Records contained in a dataset:
======

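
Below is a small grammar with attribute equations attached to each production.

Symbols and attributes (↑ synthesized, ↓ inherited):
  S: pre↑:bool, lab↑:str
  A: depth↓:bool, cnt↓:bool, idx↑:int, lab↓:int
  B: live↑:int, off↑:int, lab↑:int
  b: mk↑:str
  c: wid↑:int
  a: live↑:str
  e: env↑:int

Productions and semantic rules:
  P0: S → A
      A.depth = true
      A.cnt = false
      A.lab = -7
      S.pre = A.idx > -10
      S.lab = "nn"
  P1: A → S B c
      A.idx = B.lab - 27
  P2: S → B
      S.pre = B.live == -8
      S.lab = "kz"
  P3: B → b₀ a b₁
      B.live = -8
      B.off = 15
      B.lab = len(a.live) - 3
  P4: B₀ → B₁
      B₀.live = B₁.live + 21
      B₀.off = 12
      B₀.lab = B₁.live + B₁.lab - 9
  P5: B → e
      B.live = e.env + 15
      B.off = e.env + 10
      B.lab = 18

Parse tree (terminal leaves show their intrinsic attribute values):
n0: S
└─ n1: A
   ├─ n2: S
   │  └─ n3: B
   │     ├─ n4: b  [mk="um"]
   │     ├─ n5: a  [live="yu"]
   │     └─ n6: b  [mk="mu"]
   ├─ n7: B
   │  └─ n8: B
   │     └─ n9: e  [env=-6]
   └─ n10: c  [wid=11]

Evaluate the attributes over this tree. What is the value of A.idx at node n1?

-9

1. n1.depth = true  [true]
2. n1.cnt = false  [false]
3. n1.lab = -7  [-7]
4. n4.mk = "um"  [terminal]
5. n5.live = "yu"  [terminal]
6. n6.mk = "mu"  [terminal]
7. n3.live = -8  [-8]
8. n3.off = 15  [15]
9. n3.lab = -1  [len(a.live) - 3]
10. n2.pre = true  [B.live == -8]
11. n2.lab = "kz"  ["kz"]
12. n9.env = -6  [terminal]
13. n8.live = 9  [e.env + 15]
14. n8.off = 4  [e.env + 10]
15. n8.lab = 18  [18]
16. n7.live = 30  [B₁.live + 21]
17. n7.off = 12  [12]
18. n7.lab = 18  [B₁.live + B₁.lab - 9]
19. n10.wid = 11  [terminal]
20. n1.idx = -9  [B.lab - 27]
21. n0.pre = true  [A.idx > -10]
22. n0.lab = "nn"  ["nn"]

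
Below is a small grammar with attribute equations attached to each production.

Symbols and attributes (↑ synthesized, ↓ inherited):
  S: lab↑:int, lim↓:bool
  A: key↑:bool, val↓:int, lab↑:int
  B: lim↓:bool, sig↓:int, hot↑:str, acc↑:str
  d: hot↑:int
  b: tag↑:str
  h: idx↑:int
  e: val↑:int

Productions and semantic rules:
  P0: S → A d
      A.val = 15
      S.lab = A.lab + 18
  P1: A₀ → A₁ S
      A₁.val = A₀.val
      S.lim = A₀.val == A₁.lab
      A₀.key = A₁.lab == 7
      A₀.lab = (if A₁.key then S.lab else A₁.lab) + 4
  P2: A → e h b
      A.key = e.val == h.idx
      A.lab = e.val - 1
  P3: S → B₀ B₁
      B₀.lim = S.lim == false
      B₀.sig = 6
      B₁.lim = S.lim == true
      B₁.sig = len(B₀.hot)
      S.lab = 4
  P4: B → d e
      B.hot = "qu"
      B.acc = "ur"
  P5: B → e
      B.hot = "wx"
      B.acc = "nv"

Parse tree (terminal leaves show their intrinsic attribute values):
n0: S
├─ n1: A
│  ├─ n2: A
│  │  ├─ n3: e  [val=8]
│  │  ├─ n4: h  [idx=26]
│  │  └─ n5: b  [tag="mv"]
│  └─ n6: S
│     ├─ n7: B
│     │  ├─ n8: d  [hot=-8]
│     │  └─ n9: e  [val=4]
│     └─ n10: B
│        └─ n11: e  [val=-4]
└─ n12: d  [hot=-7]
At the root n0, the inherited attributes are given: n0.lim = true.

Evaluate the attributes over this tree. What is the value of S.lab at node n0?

1. n0.lim = true  [given at root]
2. n1.val = 15  [15]
3. n2.val = 15  [A₀.val]
4. n3.val = 8  [terminal]
5. n4.idx = 26  [terminal]
6. n5.tag = "mv"  [terminal]
7. n2.key = false  [e.val == h.idx]
8. n2.lab = 7  [e.val - 1]
9. n6.lim = false  [A₀.val == A₁.lab]
10. n7.lim = true  [S.lim == false]
11. n7.sig = 6  [6]
12. n8.hot = -8  [terminal]
13. n9.val = 4  [terminal]
14. n7.hot = "qu"  ["qu"]
15. n7.acc = "ur"  ["ur"]
16. n10.lim = false  [S.lim == true]
17. n10.sig = 2  [len(B₀.hot)]
18. n11.val = -4  [terminal]
19. n10.hot = "wx"  ["wx"]
20. n10.acc = "nv"  ["nv"]
21. n6.lab = 4  [4]
22. n1.key = true  [A₁.lab == 7]
23. n1.lab = 11  [(if A₁.key then S.lab else A₁.lab) + 4]
24. n12.hot = -7  [terminal]
25. n0.lab = 29  [A.lab + 18]

29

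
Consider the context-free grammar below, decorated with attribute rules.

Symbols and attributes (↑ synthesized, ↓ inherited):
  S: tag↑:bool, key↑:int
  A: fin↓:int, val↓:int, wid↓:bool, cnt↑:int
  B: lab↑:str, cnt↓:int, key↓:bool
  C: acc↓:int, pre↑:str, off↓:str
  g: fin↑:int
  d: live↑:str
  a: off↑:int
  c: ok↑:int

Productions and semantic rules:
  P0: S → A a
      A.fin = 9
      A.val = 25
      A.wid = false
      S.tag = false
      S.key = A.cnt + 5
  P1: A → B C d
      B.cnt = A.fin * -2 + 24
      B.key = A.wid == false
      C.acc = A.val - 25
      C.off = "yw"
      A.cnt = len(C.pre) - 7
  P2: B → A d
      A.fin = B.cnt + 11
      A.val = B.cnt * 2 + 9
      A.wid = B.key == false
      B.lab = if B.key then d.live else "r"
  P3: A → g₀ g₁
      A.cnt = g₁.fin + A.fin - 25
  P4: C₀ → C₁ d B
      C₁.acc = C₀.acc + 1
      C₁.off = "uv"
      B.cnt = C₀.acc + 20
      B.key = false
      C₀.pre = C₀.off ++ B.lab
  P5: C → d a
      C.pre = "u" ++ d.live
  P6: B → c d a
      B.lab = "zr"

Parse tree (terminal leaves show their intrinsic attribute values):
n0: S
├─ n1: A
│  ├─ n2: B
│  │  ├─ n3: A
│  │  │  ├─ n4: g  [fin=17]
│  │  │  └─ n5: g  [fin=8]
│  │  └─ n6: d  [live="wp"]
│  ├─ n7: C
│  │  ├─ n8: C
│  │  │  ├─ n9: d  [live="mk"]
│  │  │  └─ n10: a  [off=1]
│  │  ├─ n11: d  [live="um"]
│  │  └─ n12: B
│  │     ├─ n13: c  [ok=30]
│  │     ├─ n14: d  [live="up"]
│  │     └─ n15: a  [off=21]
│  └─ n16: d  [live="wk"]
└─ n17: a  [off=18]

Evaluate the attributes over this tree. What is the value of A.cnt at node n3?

0

1. n1.fin = 9  [9]
2. n1.val = 25  [25]
3. n1.wid = false  [false]
4. n2.cnt = 6  [A.fin * -2 + 24]
5. n2.key = true  [A.wid == false]
6. n3.fin = 17  [B.cnt + 11]
7. n3.val = 21  [B.cnt * 2 + 9]
8. n3.wid = false  [B.key == false]
9. n4.fin = 17  [terminal]
10. n5.fin = 8  [terminal]
11. n3.cnt = 0  [g₁.fin + A.fin - 25]
12. n6.live = "wp"  [terminal]
13. n2.lab = "wp"  [if B.key then d.live else "r"]
14. n7.acc = 0  [A.val - 25]
15. n7.off = "yw"  ["yw"]
16. n8.acc = 1  [C₀.acc + 1]
17. n8.off = "uv"  ["uv"]
18. n9.live = "mk"  [terminal]
19. n10.off = 1  [terminal]
20. n8.pre = "umk"  ["u" ++ d.live]
21. n11.live = "um"  [terminal]
22. n12.cnt = 20  [C₀.acc + 20]
23. n12.key = false  [false]
24. n13.ok = 30  [terminal]
25. n14.live = "up"  [terminal]
26. n15.off = 21  [terminal]
27. n12.lab = "zr"  ["zr"]
28. n7.pre = "ywzr"  [C₀.off ++ B.lab]
29. n16.live = "wk"  [terminal]
30. n1.cnt = -3  [len(C.pre) - 7]
31. n17.off = 18  [terminal]
32. n0.tag = false  [false]
33. n0.key = 2  [A.cnt + 5]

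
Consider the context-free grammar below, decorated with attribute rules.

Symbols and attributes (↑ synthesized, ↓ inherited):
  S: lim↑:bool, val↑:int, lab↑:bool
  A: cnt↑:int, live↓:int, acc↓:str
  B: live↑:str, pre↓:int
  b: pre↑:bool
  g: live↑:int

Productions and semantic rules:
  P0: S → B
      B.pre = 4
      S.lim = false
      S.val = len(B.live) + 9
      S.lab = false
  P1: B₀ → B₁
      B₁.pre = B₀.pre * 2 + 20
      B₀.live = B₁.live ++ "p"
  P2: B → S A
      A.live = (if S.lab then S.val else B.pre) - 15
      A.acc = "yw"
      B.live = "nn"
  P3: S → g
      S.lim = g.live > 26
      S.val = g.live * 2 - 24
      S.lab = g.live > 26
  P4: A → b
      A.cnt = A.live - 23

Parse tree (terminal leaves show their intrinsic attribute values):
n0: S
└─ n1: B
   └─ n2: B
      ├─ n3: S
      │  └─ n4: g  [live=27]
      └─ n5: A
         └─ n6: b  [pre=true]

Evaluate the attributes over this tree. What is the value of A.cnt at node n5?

1. n1.pre = 4  [4]
2. n2.pre = 28  [B₀.pre * 2 + 20]
3. n4.live = 27  [terminal]
4. n3.lim = true  [g.live > 26]
5. n3.val = 30  [g.live * 2 - 24]
6. n3.lab = true  [g.live > 26]
7. n5.live = 15  [(if S.lab then S.val else B.pre) - 15]
8. n5.acc = "yw"  ["yw"]
9. n6.pre = true  [terminal]
10. n5.cnt = -8  [A.live - 23]
11. n2.live = "nn"  ["nn"]
12. n1.live = "nnp"  [B₁.live ++ "p"]
13. n0.lim = false  [false]
14. n0.val = 12  [len(B.live) + 9]
15. n0.lab = false  [false]

-8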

======

Provide the number of lines in these entries that hold the word "bool", without any accompanying text.

10